━━━ TASK INPUT ━━━

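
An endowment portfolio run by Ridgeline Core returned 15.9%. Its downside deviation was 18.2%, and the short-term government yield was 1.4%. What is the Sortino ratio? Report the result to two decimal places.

0.80

Sortino = (Rp − Rf) / σd = (15.9% − 1.4%) / 18.2% = 14.50% / 18.2% = 0.7967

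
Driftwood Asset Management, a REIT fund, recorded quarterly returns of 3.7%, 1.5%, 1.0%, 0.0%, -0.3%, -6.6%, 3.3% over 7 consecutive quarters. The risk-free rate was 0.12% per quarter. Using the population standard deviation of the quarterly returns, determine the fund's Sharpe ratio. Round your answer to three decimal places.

0.079

Mean return r̄ = 2.60 / 7 = 0.3714%
Σ(r − r̄)² = (3.7 − 0.3714)² + (1.5 − 0.3714)² + (1 − 0.3714)² + … = 70.5143
σ = √[70.5143 / 7] = 3.1739%
Sharpe = (r̄ − rf) / σ = (0.3714 − 0.12) / 3.1739 = 0.2514 / 3.1739 = 0.0792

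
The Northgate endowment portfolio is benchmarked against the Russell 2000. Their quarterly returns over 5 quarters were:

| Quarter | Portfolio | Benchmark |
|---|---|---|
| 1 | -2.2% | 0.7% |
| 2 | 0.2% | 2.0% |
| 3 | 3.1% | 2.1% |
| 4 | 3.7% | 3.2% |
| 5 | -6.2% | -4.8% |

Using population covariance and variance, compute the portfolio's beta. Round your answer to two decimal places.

r̄p = -0.2800%,  r̄m = 0.6400%
Cov = Σ(rp − r̄p)(rm − r̄m) / 5 = 9.5732
Var(rm) = Σ(rm − r̄m)² / 5 = 8.0264
β = Cov / Var = 9.5732 / 8.0264 = 1.1927

1.19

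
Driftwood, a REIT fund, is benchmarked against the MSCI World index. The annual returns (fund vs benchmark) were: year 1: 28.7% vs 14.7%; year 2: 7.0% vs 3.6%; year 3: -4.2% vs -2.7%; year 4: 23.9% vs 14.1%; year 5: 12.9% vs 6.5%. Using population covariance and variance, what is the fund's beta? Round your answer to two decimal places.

r̄p = 13.6600%,  r̄m = 7.2400%
Cov = Σ(rp − r̄p)(rm − r̄m) / 5 = 76.9556
Var(rm) = Σ(rm − r̄m)² / 5 = 43.0624
β = Cov / Var = 76.9556 / 43.0624 = 1.7871

1.79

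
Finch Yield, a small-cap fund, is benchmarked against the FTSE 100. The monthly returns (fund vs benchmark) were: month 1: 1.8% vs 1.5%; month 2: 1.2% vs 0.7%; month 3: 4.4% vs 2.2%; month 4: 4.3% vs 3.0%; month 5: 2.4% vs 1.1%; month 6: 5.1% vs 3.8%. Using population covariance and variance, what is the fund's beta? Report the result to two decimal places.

1.25

r̄p = 3.2000%,  r̄m = 2.0500%
Cov = Σ(rp − r̄p)(rm − r̄m) / 6 = 1.4633
Var(rm) = Σ(rm − r̄m)² / 6 = 1.1692
β = Cov / Var = 1.4633 / 1.1692 = 1.2515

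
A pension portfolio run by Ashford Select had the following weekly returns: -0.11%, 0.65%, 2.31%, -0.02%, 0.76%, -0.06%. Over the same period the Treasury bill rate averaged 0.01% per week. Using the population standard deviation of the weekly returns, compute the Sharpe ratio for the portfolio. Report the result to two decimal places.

0.69

r̄ = (-0.11 + 0.65 + 2.31 − 0.02 + 0.76 − 0.06) / 6 = 0.5883%
Population σ = √[Σ(r − r̄)² / 6] = √[4.2755 / 6] = √0.7126 = 0.8442%
Sharpe = (r̄ − rf) / σ = (0.5883 − 0.01) / 0.8442 = 0.5783 / 0.8442 = 0.6850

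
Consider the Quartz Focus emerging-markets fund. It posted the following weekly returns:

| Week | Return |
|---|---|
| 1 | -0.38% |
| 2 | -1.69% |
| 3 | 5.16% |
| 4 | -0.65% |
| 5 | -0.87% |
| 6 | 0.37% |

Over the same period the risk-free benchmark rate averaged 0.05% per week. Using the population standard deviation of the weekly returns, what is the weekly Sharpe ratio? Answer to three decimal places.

Mean return r̄ = 1.940 / 6 = 0.3233%
Population std dev = √[30.3151 / 6] = 2.2478%
Sharpe = (r̄ − rf) / σ = (0.3233 − 0.05) / 2.2478 = 0.2733 / 2.2478 = 0.1216

0.122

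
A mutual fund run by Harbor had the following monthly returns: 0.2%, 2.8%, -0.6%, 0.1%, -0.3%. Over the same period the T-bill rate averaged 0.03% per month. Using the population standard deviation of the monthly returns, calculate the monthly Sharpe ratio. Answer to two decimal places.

0.34

μ = (0.2 + 2.8 − 0.6 + 0.1 − 0.3) / 5 = 2.20 / 5 = 0.4400%
Σ(r − μ)² = (0.2 − 0.4400)² + (2.8 − 0.4400)² + … = 7.3720
σ = √[7.3720 / 5] = 1.2142%
Sharpe = (μ − rf) / σ = (0.4400 − 0.03) / 1.2142 = 0.4100 / 1.2142 = 0.3377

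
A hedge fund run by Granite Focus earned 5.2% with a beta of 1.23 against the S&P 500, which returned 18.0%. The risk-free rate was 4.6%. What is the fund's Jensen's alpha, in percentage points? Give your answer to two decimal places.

CAPM expected return = Rf + β(Rm − Rf) = 4.6% + 1.23 × (18.0% − 4.6%) = 4.6 + 1.23 × 13.40 = 21.0820%
Jensen's α = Rp − E[R] = 5.2% − 21.0820% = -15.8820

-15.88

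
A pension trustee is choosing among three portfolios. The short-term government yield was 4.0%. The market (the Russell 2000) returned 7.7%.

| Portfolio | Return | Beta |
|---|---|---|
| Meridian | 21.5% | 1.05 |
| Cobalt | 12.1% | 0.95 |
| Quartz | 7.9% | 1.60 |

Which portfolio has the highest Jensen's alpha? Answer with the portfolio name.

Meridian

Meridian: α = 21.5% − [4.0% + 1.05 × (7.7% − 4.0%)] = 13.615
Cobalt: α = 12.1% − [4.0% + 0.95 × (7.7% − 4.0%)] = 4.585
Quartz: α = 7.9% − [4.0% + 1.60 × (7.7% − 4.0%)] = -2.020
Highest: Meridian (13.615).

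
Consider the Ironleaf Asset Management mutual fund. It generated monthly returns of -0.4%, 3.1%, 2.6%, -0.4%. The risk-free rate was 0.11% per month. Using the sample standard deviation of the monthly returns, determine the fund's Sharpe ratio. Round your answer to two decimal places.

0.59

r̄ = (-0.4 + 3.1 + 2.6 − 0.4) / 4 = 1.2250%
Σ(r − r̄)² = 10.6875; sample σ = √(10.6875/3) = 1.8875%
Sharpe = (r̄ − rf) / σ = (1.2250 − 0.11) / 1.8875 = 1.1150 / 1.8875 = 0.5907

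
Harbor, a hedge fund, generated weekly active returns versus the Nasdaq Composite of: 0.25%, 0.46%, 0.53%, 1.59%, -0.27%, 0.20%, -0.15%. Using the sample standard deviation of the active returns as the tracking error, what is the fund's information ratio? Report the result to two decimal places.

Mean return μ = 2.610 / 7 = 0.3729%
Sample σ = √[Σ(r − μ)² / 6] = √[2.2453 / 6] = √0.3742 = 0.6117%
IR = μ / tracking error = 0.3729 / 0.6117 = 0.6096

0.61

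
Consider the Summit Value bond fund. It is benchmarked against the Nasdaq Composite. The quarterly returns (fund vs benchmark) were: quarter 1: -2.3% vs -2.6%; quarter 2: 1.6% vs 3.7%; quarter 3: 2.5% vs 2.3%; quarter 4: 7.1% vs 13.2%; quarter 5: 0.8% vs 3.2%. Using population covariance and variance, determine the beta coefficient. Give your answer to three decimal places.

r̄p = 1.9400%,  r̄m = 3.9600%
Cov = Σ(rp − r̄p)(rm − r̄m) / 5 = 15.1036
Var(rm) = Σ(rm − r̄m)² / 5 = 26.3624
β = Cov / Var = 15.1036 / 26.3624 = 0.5729

0.573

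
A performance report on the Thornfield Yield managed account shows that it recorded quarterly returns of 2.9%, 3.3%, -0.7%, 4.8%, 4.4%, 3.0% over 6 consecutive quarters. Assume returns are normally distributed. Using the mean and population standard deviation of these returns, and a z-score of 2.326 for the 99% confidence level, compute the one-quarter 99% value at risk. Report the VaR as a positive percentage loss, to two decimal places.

r̄ = (2.9 + 3.3 − 0.7 + 4.8 + 4.4 + 3) / 6 = 17.70 / 6 = 2.9500%
Σ(r − r̄)² = (2.9 − 2.9500)² + (3.3 − 2.9500)² + … = 18.9750
σ = √[18.9750 / 6] = 1.7783%
VaR = −(r̄ − z·σ) = −(2.9500 − 2.326 × 1.7783) = −(-1.1863) = 1.1863%

1.19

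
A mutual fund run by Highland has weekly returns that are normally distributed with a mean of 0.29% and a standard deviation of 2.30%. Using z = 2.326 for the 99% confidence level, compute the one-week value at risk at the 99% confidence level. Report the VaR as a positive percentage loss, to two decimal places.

5.06

VaR (as % loss) = −(μ − z·σ) = −(0.29% − 2.326 × 2.30%) = −(-5.0598%) = 5.0598%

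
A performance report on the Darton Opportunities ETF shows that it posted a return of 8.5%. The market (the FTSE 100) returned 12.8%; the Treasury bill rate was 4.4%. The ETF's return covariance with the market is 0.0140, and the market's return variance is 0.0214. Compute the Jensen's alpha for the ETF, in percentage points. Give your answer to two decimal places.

-1.40

β = Cov / Var = 0.0140 / 0.0214 = 0.6542
E[R] = Rf + β(Rm − Rf) = 4.4% + 0.6542 × (12.8% − 4.4%) = 9.8953%
α = Rp − E[R] = 8.5% − 9.8953% = -1.3953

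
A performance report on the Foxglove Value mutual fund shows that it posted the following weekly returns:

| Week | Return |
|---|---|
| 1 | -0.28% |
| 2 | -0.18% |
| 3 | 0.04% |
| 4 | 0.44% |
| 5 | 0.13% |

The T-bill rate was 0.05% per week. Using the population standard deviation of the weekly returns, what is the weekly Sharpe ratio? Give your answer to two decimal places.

r̄ = (-0.28 − 0.18 + 0.04 + 0.44 + 0.13) / 5 = 0.0300%
Σ(r − r̄)² = 0.3184; population σ = √(0.3184/5) = 0.2523%
Sharpe = (r̄ − rf) / σ = (0.0300 − 0.05) / 0.2523 = -0.0200 / 0.2523 = -0.0793

-0.08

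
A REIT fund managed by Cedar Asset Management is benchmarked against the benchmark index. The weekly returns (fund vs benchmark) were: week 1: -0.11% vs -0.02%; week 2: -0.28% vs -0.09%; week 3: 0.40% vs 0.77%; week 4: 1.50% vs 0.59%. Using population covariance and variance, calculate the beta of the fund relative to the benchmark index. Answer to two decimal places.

1.34

r̄p = 0.3775%,  r̄m = 0.3125%
Cov = Σ(rp − r̄p)(rm − r̄m) / 4 = 0.1871
Var(rm) = Σ(rm − r̄m)² / 4 = 0.1397
β = Cov / Var = 0.1871 / 0.1397 = 1.3393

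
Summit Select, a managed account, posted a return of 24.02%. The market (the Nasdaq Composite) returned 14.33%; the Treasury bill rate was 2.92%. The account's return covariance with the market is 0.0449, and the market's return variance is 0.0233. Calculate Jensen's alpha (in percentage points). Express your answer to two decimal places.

β = Cov / Var = 0.0449 / 0.0233 = 1.9270
E[R] = Rf + β(Rm − Rf) = 2.92% + 1.9270 × (14.33% − 2.92%) = 24.9071%
α = Rp − E[R] = 24.02% − 24.9071% = -0.8871

-0.89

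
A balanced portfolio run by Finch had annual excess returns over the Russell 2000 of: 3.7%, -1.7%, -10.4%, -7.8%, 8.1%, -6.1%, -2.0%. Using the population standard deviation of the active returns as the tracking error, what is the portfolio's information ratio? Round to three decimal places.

r̄ = (3.7 − 1.7 − 10.4 − 7.8 + 8.1 − 6.1 − 2) / 7 = -2.3143%
Σ(r − r̄)² = 254.9086; population σ = √(254.9086/7) = 6.0345%
IR = r̄ / tracking error = -2.3143 / 6.0345 = -0.3835

-0.384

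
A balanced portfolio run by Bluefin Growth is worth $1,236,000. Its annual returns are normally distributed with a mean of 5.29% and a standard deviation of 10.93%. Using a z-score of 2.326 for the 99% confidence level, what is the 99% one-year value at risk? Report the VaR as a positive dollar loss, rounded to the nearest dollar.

Return at the 99% tail: μ − z·σ = 5.29% − 2.326 × 10.93% = 5.29 − 25.42318 = -20.13318%
VaR = −(-20.13318%) × $1,236,000 = 20.13318% × $1,236,000 = $248,846

$248,846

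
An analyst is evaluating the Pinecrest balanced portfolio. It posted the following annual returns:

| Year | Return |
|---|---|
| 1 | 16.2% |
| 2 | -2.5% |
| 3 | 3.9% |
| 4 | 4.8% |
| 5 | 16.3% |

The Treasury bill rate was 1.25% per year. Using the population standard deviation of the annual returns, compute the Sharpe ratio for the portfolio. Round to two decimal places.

0.88

μ = (16.2 − 2.5 + 3.9 + 4.8 + 16.3) / 5 = 7.7400%
Σ(r − μ)² = 273.0920; population σ = √(273.0920/5) = 7.3904%
Sharpe = (μ − rf) / σ = (7.7400 − 1.25) / 7.3904 = 6.4900 / 7.3904 = 0.8782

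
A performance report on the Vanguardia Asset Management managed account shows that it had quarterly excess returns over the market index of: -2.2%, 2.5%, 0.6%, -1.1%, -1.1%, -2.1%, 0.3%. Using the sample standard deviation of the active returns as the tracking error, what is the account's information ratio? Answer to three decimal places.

μ = (-2.2 + 2.5 + 0.6 − 1.1 − 1.1 − 2.1 + 0.3) / 7 = -0.4429%
Σ(r − μ)² = (-2.2 − (-0.4429))² + (2.5 − (-0.4429))² + … = 16.9971
sample σ = √(16.9971 / 6) = √2.8329 = 1.6831%
IR = μ / tracking error = -0.4429 / 1.6831 = -0.2631

-0.263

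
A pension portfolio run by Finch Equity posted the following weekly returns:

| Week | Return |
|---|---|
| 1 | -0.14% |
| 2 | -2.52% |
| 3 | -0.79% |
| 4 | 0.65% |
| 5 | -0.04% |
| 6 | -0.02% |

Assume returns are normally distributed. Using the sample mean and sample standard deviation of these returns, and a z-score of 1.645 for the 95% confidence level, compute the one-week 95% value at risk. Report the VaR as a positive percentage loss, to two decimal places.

μ = (-0.14 − 2.52 − 0.79 + 0.65 − 0.04 − 0.02) / 6 = -0.4767%
Sample std dev = √[6.0553 / 5] = 1.1005%
VaR = −(μ − z·σ) = −(-0.4767 − 1.645 × 1.1005) = −(-2.2870) = 2.2870%

2.29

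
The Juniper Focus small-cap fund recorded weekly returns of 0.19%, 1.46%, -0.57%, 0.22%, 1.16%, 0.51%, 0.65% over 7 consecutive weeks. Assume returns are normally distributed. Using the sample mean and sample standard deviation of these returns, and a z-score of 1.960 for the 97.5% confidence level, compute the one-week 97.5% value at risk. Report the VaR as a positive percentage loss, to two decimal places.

0.80

Mean return r̄ = 3.620 / 7 = 0.5171%
Σ(r − r̄)² = (0.19 − 0.5171)² + (1.46 − 0.5171)² + … = 2.6971
σ = √[2.6971 / 6] = 0.6705%
VaR = −(r̄ − z·σ) = −(0.5171 − 1.960 × 0.6705) = −(-0.7971) = 0.7971%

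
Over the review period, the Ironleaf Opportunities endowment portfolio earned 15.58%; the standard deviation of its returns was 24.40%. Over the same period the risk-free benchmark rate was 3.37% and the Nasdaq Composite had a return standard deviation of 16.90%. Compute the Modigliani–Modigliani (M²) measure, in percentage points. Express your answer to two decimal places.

Sharpe = (Rp − Rf) / σp = (15.58% − 3.37%) / 24.40% = 0.5004
M² = Rf + Sharpe × σm = 3.37% + 0.5004 × 16.90% = 11.8268%

11.83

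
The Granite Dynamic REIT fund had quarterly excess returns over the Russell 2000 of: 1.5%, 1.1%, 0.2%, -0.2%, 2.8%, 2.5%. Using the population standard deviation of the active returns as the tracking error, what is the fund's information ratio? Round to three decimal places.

r̄ = (1.5 + 1.1 + 0.2 − 0.2 + 2.8 + 2.5) / 6 = 7.90 / 6 = 1.3167%
Population σ = √[Σ(r − r̄)² / 6] = √[7.2283 / 6] = √1.2047 = 1.0976%
IR = r̄ / tracking error = 1.3167 / 1.0976 = 1.1996

1.200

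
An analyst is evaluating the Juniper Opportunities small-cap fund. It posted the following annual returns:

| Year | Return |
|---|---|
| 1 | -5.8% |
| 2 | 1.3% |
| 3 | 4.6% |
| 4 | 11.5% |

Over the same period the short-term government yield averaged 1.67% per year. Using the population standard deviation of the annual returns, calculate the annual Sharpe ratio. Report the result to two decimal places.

0.20

μ = (-5.8 + 1.3 + 4.6 + 11.5) / 4 = 11.60 / 4 = 2.9000%
Σ(r − μ)² = 155.1000; population σ = √(155.1000/4) = 6.2270%
Sharpe = (μ − rf) / σ = (2.9000 − 1.67) / 6.2270 = 1.2300 / 6.2270 = 0.1975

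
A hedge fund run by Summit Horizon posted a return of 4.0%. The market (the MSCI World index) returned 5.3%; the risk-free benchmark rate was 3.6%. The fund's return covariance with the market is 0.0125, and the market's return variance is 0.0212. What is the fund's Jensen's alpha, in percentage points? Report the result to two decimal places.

-0.60

β = Cov / Var = 0.0125 / 0.0212 = 0.5896
E[R] = Rf + β(Rm − Rf) = 3.6% + 0.5896 × (5.3% − 3.6%) = 4.6023%
α = Rp − E[R] = 4.0% − 4.6023% = -0.6023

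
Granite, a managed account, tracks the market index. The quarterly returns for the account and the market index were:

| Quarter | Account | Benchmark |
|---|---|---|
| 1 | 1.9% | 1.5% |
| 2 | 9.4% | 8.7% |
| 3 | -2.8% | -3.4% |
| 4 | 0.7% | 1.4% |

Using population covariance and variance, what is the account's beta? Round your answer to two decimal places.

1.02

r̄p = 2.3000%,  r̄m = 2.0500%
Cov = Σ(rp − r̄p)(rm − r̄m) / 4 = 19.0675
Var(rm) = Σ(rm − r̄m)² / 4 = 18.6625
β = Cov / Var = 19.0675 / 18.6625 = 1.0217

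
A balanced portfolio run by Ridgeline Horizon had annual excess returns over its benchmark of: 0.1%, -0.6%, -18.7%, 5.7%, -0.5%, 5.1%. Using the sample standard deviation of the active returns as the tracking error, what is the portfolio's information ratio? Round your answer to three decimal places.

Mean return μ = -8.90 / 6 = -1.4833%
Sample std dev = √[395.6083 / 5] = 8.8950%
IR = μ / tracking error = -1.4833 / 8.8950 = -0.1668

-0.167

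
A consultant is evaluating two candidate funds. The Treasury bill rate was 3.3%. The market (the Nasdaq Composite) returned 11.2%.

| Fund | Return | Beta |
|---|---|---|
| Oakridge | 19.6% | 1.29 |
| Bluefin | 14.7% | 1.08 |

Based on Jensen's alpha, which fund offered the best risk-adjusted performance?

Oakridge

Oakridge: α = 19.6% − [3.3% + 1.29 × (11.2% − 3.3%)] = 6.109
Bluefin: α = 14.7% − [3.3% + 1.08 × (11.2% − 3.3%)] = 2.868
Highest: Oakridge (6.109).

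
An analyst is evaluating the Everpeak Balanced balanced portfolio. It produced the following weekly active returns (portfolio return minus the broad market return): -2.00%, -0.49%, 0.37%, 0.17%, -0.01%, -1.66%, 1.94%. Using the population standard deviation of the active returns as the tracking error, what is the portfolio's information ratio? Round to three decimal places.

Mean return r̄ = -1.680 / 7 = -0.2400%
Σ(r − r̄)² = 10.5220; population σ = √(10.5220/7) = 1.2260%
IR = r̄ / tracking error = -0.2400 / 1.2260 = -0.1958

-0.196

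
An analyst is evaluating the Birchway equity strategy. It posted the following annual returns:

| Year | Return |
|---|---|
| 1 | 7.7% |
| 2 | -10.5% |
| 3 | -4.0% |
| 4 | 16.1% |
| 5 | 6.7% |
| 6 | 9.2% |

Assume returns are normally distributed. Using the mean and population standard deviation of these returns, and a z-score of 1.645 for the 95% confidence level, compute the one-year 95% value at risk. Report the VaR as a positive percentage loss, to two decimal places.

10.34

r̄ = (7.7 − 10.5 − 4 + 16.1 + 6.7 + 9.2) / 6 = 4.2000%
Σ(r − r̄)² = (7.7 − 4.2000)² + (-10.5 − 4.2000)² + (-4 − 4.2000)² + … = 468.4400
σ = √[468.4400 / 6] = 8.8359%
VaR = −(r̄ − z·σ) = −(4.2000 − 1.645 × 8.8359) = −(-10.3351) = 10.3351%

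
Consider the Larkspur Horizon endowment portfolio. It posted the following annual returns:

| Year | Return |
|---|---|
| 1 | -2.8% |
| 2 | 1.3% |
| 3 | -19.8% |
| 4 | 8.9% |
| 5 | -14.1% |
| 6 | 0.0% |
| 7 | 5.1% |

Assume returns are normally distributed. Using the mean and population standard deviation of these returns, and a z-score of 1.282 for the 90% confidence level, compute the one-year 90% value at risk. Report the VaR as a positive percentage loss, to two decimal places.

15.32

μ = (-2.8 + 1.3 − 19.8 + 8.9 − 14.1 + 0 + 5.1) / 7 = -21.40 / 7 = -3.0571%
Population std dev = √[640.1771 / 7] = 9.5632%
VaR = −(μ − z·σ) = −(-3.0571 − 1.282 × 9.5632) = −(-15.3171) = 15.3171%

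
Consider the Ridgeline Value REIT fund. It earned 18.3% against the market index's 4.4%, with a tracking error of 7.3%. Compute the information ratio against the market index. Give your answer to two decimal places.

1.90

IR = (Rp − Rb) / TE = (18.3% − 4.4%) / 7.3% = 13.90% / 7.3% = 1.9041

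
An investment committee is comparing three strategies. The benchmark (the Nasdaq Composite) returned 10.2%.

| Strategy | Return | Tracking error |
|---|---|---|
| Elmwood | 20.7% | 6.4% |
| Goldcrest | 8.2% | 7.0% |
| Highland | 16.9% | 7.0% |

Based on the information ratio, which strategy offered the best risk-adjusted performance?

Elmwood

Elmwood: IR = (20.7% − 10.2%) / 6.4% = 1.641
Goldcrest: IR = (8.2% − 10.2%) / 7.0% = -0.286
Highland: IR = (16.9% − 10.2%) / 7.0% = 0.957
Highest: Elmwood (1.641).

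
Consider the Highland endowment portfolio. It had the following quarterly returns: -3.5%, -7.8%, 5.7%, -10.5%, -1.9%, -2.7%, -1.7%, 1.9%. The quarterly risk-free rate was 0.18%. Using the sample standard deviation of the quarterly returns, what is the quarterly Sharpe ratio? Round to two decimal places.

-0.54

r̄ = (-3.5 − 7.8 + 5.7 − 10.5 − 1.9 − 2.7 − 1.7 + 1.9) / 8 = -20.50 / 8 = -2.5625%
Σ(r − r̄)² = (-3.5 − (-2.5625))² + (-7.8 − (-2.5625))² + (5.7 − (-2.5625))² + … = 180.6988
sample σ = √(180.6988 / 7) = √25.8141 = 5.0808%
Sharpe = (r̄ − rf) / σ = (-2.5625 − 0.18) / 5.0808 = -2.7425 / 5.0808 = -0.5398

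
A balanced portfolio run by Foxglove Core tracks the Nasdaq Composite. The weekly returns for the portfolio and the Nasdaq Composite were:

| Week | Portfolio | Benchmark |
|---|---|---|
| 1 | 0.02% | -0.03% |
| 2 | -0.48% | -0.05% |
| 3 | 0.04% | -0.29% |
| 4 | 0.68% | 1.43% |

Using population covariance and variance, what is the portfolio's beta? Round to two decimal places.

0.49

r̄p = 0.0650%,  r̄m = 0.2650%
Cov = Σ(rp − r̄p)(rm − r̄m) / 4 = 0.2288
Var(rm) = Σ(rm − r̄m)² / 4 = 0.4629
β = Cov / Var = 0.2288 / 0.4629 = 0.4943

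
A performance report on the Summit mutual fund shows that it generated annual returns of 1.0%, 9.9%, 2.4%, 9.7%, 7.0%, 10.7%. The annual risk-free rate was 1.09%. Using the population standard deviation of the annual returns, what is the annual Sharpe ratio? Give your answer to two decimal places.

r̄ = (1 + 9.9 + 2.4 + 9.7 + 7 + 10.7) / 6 = 6.7833%
Population std dev = √[86.2683 / 6] = 3.7918%
Sharpe = (r̄ − rf) / σ = (6.7833 − 1.09) / 3.7918 = 5.6933 / 3.7918 = 1.5015

1.50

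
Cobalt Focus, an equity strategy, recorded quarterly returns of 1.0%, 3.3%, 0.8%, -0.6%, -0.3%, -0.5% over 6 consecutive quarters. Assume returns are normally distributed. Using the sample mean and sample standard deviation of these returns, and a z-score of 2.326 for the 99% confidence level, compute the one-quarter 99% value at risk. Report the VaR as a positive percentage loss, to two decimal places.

2.83

r̄ = (1 + 3.3 + 0.8 − 0.6 − 0.3 − 0.5) / 6 = 3.70 / 6 = 0.6167%
Sample std dev = √[10.9483 / 5] = 1.4797%
VaR = −(r̄ − z·σ) = −(0.6167 − 2.326 × 1.4797) = −(-2.8251) = 2.8251%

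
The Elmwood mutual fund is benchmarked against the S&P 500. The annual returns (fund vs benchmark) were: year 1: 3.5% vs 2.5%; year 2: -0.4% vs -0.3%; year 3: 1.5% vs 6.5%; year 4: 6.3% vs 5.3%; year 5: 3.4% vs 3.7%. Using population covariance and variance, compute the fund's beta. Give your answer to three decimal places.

0.504

r̄p = 2.8600%,  r̄m = 3.5400%
Cov = Σ(rp − r̄p)(rm − r̄m) / 5 = 2.7936
Var(rm) = Σ(rm − r̄m)² / 5 = 5.5424
β = Cov / Var = 2.7936 / 5.5424 = 0.5040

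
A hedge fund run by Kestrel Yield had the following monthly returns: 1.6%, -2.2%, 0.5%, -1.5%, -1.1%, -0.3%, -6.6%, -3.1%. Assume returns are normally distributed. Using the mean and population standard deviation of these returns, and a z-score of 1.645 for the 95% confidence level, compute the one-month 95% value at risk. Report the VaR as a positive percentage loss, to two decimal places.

r̄ = (1.6 − 2.2 + 0.5 − 1.5 − 1.1 − 0.3 − 6.6 − 3.1) / 8 = -12.70 / 8 = -1.5875%
Σ(r − r̄)² = (1.6 − (-1.5875))² + (-2.2 − (-1.5875))² + … = 44.2088
population σ = √(44.2088 / 8) = √5.5261 = 2.3508%
VaR = −(r̄ − z·σ) = −(-1.5875 − 1.645 × 2.3508) = −(-5.4546) = 5.4546%

5.45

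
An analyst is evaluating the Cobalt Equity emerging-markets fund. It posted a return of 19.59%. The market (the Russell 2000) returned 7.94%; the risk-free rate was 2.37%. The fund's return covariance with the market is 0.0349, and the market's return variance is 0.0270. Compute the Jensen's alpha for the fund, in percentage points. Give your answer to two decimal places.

10.02

β = Cov / Var = 0.0349 / 0.0270 = 1.2926
E[R] = Rf + β(Rm − Rf) = 2.37% + 1.2926 × (7.94% − 2.37%) = 9.5698%
α = Rp − E[R] = 19.59% − 9.5698% = 10.0202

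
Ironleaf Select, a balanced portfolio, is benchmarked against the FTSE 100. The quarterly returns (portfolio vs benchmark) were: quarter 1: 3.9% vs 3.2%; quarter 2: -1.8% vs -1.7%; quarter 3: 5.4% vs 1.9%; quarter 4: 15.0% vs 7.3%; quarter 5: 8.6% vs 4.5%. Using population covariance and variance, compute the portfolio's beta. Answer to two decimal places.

r̄p = 6.2200%,  r̄m = 3.0400%
Cov = Σ(rp − r̄p)(rm − r̄m) / 5 = 15.8912
Var(rm) = Σ(rm − r̄m)² / 5 = 8.8144
β = Cov / Var = 15.8912 / 8.8144 = 1.8029

1.80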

━━━

• _TASK DETAILS_
There is a line with "4 | 0.7% | 1.4% |" and a line with "14.7% | 1.08 |" above. Copy exactly those two lines and all lines between them, with nothing else.

• _RESULT OF THE EXERCISE_
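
| 4 | 0.7% | 1.4% |

Using population covariance and variance, what is the account's beta? Round your answer to two decimal places.

1.02

r̄p = 2.3000%,  r̄m = 2.0500%
Cov = Σ(rp − r̄p)(rm − r̄m) / 4 = 19.0675
Var(rm) = Σ(rm − r̄m)² / 4 = 18.6625
β = Cov / Var = 19.0675 / 18.6625 = 1.0217

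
A balanced portfolio run by Ridgeline Horizon had annual excess returns over its benchmark of: 0.1%, -0.6%, -18.7%, 5.7%, -0.5%, 5.1%. Using the sample standard deviation of the active returns as the tracking error, what is the portfolio's information ratio? Round your answer to three decimal places.

Mean return μ = -8.90 / 6 = -1.4833%
Sample std dev = √[395.6083 / 5] = 8.8950%
IR = μ / tracking error = -1.4833 / 8.8950 = -0.1668

-0.167

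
A consultant is evaluating two candidate funds. The Treasury bill rate was 3.3%. The market (the Nasdaq Composite) returned 11.2%.

| Fund | Return | Beta |
|---|---|---|
| Oakridge | 19.6% | 1.29 |
| Bluefin | 14.7% | 1.08 |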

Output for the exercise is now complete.